Input records Start Marker
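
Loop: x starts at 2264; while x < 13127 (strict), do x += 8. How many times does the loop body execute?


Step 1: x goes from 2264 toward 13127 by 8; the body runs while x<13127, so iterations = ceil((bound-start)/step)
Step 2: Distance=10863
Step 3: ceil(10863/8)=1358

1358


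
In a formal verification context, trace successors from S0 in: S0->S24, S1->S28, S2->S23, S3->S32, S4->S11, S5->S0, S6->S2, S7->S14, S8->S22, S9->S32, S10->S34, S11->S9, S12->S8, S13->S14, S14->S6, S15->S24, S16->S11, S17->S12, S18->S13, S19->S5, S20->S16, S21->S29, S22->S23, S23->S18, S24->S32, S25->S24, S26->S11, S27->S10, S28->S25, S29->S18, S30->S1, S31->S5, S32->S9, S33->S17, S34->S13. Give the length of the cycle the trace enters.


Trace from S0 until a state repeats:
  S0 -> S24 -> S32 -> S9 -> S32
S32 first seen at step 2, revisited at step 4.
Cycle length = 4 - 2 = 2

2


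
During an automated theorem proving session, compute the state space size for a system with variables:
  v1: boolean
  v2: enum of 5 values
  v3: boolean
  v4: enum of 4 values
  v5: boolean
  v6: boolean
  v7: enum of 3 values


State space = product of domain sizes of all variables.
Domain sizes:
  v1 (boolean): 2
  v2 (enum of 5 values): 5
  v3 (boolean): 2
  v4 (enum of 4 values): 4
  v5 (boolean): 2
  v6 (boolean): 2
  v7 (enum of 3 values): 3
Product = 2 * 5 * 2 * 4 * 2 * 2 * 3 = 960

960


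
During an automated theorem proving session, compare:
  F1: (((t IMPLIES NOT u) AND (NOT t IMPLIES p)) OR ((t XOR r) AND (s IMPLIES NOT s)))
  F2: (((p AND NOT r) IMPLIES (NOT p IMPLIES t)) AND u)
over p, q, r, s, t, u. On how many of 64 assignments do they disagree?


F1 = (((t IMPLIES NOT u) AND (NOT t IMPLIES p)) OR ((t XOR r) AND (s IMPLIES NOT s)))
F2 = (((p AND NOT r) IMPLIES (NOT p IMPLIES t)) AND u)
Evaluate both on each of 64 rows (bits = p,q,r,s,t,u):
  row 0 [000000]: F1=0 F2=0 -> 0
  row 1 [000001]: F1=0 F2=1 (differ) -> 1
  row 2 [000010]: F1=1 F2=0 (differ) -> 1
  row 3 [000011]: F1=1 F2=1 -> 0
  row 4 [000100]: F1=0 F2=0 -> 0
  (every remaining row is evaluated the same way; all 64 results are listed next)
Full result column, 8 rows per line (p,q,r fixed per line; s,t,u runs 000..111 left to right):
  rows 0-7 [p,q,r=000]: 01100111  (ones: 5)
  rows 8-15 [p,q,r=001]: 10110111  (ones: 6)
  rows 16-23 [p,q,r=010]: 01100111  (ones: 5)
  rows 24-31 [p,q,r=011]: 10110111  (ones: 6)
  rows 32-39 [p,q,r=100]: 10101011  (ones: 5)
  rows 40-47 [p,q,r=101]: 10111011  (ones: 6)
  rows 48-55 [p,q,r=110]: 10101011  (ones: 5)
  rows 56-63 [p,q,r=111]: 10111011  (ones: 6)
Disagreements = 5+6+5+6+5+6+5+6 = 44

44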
Input records End Marker
• Work instructions: Please transcribe only the lines in the records above running from the line that has "In a formal" through the line that has "F2: (((p AND", both included, exactly as they appear.

• Answer below:
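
In a formal verification context, trace successors from S0 in: S0->S24, S1->S28, S2->S23, S3->S32, S4->S11, S5->S0, S6->S2, S7->S14, S8->S22, S9->S32, S10->S34, S11->S9, S12->S8, S13->S14, S14->S6, S15->S24, S16->S11, S17->S12, S18->S13, S19->S5, S20->S16, S21->S29, S22->S23, S23->S18, S24->S32, S25->S24, S26->S11, S27->S10, S28->S25, S29->S18, S30->S1, S31->S5, S32->S9, S33->S17, S34->S13. Give the length of the cycle the trace enters.


Trace from S0 until a state repeats:
  S0 -> S24 -> S32 -> S9 -> S32
S32 first seen at step 2, revisited at step 4.
Cycle length = 4 - 2 = 2

2


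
During an automated theorem proving session, compute the state space size for a system with variables:
  v1: boolean
  v2: enum of 5 values
  v3: boolean
  v4: enum of 4 values
  v5: boolean
  v6: boolean
  v7: enum of 3 values


State space = product of domain sizes of all variables.
Domain sizes:
  v1 (boolean): 2
  v2 (enum of 5 values): 5
  v3 (boolean): 2
  v4 (enum of 4 values): 4
  v5 (boolean): 2
  v6 (boolean): 2
  v7 (enum of 3 values): 3
Product = 2 * 5 * 2 * 4 * 2 * 2 * 3 = 960

960


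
During an automated theorem proving session, compare:
  F1: (((t IMPLIES NOT u) AND (NOT t IMPLIES p)) OR ((t XOR r) AND (s IMPLIES NOT s)))
  F2: (((p AND NOT r) IMPLIES (NOT p IMPLIES t)) AND u)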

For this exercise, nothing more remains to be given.